**WORK TO BE COMPLETED:** When the word "OpenSCAD" shows up in a line of the data below, copy that whole line.

**GIVEN INFORMATION:**
+---+
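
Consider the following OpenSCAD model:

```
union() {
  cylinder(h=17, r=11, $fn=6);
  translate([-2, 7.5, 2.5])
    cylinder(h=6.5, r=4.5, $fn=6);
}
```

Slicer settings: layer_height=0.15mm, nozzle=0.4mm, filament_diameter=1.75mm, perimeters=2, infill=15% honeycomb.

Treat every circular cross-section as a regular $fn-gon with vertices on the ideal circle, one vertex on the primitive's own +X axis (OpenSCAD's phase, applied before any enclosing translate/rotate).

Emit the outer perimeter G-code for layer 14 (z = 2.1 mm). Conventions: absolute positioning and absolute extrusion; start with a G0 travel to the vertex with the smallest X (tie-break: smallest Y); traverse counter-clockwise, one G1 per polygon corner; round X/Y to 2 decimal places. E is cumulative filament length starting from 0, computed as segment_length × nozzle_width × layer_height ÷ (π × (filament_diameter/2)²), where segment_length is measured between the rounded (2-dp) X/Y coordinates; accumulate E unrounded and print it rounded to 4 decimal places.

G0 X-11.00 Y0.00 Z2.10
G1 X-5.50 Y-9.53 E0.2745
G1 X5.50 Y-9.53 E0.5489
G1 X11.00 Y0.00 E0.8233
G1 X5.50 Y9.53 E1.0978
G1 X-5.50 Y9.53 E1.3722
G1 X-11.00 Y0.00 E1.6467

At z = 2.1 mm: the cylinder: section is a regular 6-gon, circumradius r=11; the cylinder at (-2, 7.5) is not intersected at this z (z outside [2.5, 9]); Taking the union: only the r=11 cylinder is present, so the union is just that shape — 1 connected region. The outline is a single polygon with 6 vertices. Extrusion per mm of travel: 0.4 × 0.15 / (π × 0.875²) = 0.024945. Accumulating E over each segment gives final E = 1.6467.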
+---+
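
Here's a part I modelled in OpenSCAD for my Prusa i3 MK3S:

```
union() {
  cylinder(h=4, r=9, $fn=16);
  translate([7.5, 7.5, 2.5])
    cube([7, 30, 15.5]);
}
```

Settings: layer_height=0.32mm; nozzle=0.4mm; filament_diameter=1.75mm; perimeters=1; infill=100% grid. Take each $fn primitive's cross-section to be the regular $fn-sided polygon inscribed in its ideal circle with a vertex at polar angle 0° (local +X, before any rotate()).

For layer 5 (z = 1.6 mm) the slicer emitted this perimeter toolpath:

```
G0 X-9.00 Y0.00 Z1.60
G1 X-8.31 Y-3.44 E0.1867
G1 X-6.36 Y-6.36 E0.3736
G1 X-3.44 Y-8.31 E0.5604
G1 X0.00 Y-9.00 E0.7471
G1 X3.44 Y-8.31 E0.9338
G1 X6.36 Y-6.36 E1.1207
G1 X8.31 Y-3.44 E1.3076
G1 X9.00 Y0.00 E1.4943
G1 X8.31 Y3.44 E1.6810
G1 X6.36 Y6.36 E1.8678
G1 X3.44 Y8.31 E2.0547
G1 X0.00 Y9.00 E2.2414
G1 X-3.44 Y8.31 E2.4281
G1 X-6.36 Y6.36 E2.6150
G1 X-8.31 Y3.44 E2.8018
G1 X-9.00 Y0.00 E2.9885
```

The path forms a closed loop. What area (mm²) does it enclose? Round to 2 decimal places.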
+---+
**SOLUTION:**
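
Consider the following OpenSCAD model:
Treat every circular cross-section as a regular $fn-gon with vertices on the ideal circle, one vertex on the primitive's own +X axis (OpenSCAD's phase, applied before any enclosing translate/rotate).
Here's a part I modelled in OpenSCAD for my Prusa i3 MK3S: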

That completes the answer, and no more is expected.